Please return every line in the following data that includes the string "passant".
+ + + +
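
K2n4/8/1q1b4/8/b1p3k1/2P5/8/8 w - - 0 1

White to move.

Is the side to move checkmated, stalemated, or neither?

White to move; white king on a8.
In check: no.
King squares — a7: attacked by Qb6; b7: attacked by Qb6; b8: attacked by Qb6.
Legal moves for White: none.
Not in check and no legal moves → stalemate.

stalemate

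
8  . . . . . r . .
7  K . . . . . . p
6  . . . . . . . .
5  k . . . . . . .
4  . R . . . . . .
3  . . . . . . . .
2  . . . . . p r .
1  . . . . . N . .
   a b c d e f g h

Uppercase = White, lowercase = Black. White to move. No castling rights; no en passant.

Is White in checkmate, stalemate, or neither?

neither

White to move; white king on a7.
In check: no.
Legal moves for White include: Kb7, Rb8, Rb7, Rb6, Rb5+, Rh4, Rg4, Rf4, Re4, Rd4, Rc4, Ra4+, Rb3, Rb2, Rb1, Ng3, Ne3, Nh2, ... (list truncated; more exist).
White has legal moves and is not in check → neither.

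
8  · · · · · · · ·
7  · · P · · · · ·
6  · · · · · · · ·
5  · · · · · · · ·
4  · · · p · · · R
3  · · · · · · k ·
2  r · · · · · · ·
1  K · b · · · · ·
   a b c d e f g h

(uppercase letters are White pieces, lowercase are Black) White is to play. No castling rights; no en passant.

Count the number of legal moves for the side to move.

White to move; king on a1.
In check: yes, from the black rook on a2.
Legal moves: Kxa2, Kb1.
Count: 2.

2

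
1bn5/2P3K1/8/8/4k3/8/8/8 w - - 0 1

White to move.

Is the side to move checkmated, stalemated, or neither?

neither

White to move; white king on g7.
In check: no.
Legal moves for White: Kh8, Kg8, Kf8, Kh7, Kf7, Kh6, Kg6, Kf6, cxb8=Q, cxb8=R, cxb8=B, cxb8=N.
White has 12 legal moves and is not in check → neither.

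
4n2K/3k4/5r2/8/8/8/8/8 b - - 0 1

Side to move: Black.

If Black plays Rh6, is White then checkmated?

After Rh6: white king on h8; in check: yes, from the black rook on h6.
White has 1 legal reply: Kg8.
In check but a legal move exists → not checkmate.

no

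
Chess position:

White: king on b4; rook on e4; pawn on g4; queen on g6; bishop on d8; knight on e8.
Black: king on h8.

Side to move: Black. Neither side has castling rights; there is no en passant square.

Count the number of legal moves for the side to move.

0

Black to move; king on h8.
In check: no.
Legal moves: none.
Count: 0.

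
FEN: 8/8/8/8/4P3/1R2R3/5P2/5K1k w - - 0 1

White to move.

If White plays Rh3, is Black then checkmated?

After Rh3: black king on h1; in check: yes, from the white rook on h3.
King squares — g1: attacked by Kf1; g2: attacked by Kf1; h2: attacked by Rh3.
Black has no legal moves → checkmate.

yes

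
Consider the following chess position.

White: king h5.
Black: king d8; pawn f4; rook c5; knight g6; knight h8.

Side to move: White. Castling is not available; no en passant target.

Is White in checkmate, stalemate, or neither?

White to move; white king on h5.
In check: yes, from the black rook on c5.
Legal moves for White: Kh6, Kg4.
White is in check but has 2 legal moves → neither.

neither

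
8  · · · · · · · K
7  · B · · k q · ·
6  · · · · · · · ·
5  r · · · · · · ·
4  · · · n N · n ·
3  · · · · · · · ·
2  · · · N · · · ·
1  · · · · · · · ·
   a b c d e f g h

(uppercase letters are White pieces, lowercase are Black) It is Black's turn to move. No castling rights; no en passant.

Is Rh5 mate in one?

After Rh5: white king on h8; in check: yes, from the black rook on h5.
King squares — g7: attacked by Qf7; h7: attacked by Rh5; g8: attacked by Qf7.
White has no legal moves → checkmate.

yes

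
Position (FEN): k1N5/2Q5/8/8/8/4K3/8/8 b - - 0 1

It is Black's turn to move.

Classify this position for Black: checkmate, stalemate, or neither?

Black to move; black king on a8.
In check: no.
King squares — a7: attacked by Qc7; b7: attacked by Qc7; b8: attacked by Qc7.
Legal moves for Black: none.
Not in check and no legal moves → stalemate.

stalemate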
+ + + +
ANSWER TO THIS TASK:
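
Uppercase = White, lowercase = Black. White to move. No castling rights; no en passant.
(uppercase letters are White pieces, lowercase are Black) White is to play. No castling rights; no en passant.
Side to move: Black. Neither side has castling rights; there is no en passant square.
Side to move: White. Castling is not available; no en passant target.
(uppercase letters are White pieces, lowercase are Black) It is Black's turn to move. No castling rights; no en passant.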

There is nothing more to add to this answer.